*WORK INSTRUCTION*: Read through the records below and copy each line that uses the word "room".

[SUPPLIED ENTRIES Boundary: Start]

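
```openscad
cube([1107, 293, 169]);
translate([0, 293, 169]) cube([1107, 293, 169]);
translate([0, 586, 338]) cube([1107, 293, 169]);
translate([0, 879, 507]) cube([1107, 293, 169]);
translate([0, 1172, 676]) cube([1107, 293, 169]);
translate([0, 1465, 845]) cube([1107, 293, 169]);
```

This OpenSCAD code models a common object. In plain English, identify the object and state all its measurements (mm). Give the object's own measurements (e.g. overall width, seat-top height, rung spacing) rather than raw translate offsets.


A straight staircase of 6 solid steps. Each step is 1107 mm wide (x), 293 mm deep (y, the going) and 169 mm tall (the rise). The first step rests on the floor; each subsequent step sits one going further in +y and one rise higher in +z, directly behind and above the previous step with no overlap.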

[SUPPLIED ENTRIES Boundary: End]
[SUPPLIED ENTRIES Boundary: Start]

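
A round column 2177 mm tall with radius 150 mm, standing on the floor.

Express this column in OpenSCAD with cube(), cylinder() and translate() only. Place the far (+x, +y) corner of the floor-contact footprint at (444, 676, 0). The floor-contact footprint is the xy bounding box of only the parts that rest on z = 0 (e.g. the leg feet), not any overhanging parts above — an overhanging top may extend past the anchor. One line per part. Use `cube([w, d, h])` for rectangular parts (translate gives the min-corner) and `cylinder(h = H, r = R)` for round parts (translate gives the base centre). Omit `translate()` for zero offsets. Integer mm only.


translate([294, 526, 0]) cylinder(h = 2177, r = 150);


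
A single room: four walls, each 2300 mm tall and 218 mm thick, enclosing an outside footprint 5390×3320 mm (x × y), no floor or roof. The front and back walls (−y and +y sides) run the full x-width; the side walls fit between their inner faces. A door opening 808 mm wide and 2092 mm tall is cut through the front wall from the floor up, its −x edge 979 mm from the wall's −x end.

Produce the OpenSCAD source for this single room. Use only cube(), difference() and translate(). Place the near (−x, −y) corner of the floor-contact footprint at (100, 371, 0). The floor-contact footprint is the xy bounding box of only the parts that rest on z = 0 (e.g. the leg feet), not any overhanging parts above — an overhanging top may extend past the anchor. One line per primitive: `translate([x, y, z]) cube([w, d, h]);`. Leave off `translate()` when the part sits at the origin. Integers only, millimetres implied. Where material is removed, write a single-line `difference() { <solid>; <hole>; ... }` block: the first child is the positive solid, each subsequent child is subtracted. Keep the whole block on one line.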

[SUPPLIED ENTRIES Boundary: End]

*SOLVED EXERCISE*:
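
A single room: four walls, each 2300 mm tall and 218 mm thick, enclosing an outside footprint 5390×3320 mm (x × y), no floor or roof. The front and back walls (−y and +y sides) run the full x-width; the side walls fit between their inner faces. A door opening 808 mm wide and 2092 mm tall is cut through the front wall from the floor up, its −x edge 979 mm from the wall's −x end.
Produce the OpenSCAD source for this single room. Use only cube(), difference() and translate(). Place the near (−x, −y) corner of the floor-contact footprint at (100, 371, 0). The floor-contact footprint is the xy bounding box of only the parts that rest on z = 0 (e.g. the leg feet), not any overhanging parts above — an overhanging top may extend past the anchor. One line per primitive: `translate([x, y, z]) cube([w, d, h]);`. Leave off `translate()` when the part sits at the origin. Integers only, millimetres implied. Where material is removed, write a single-line `difference() { <solid>; <hole>; ... }` block: the first child is the positive solid, each subsequent child is subtracted. Keep the whole block on one line.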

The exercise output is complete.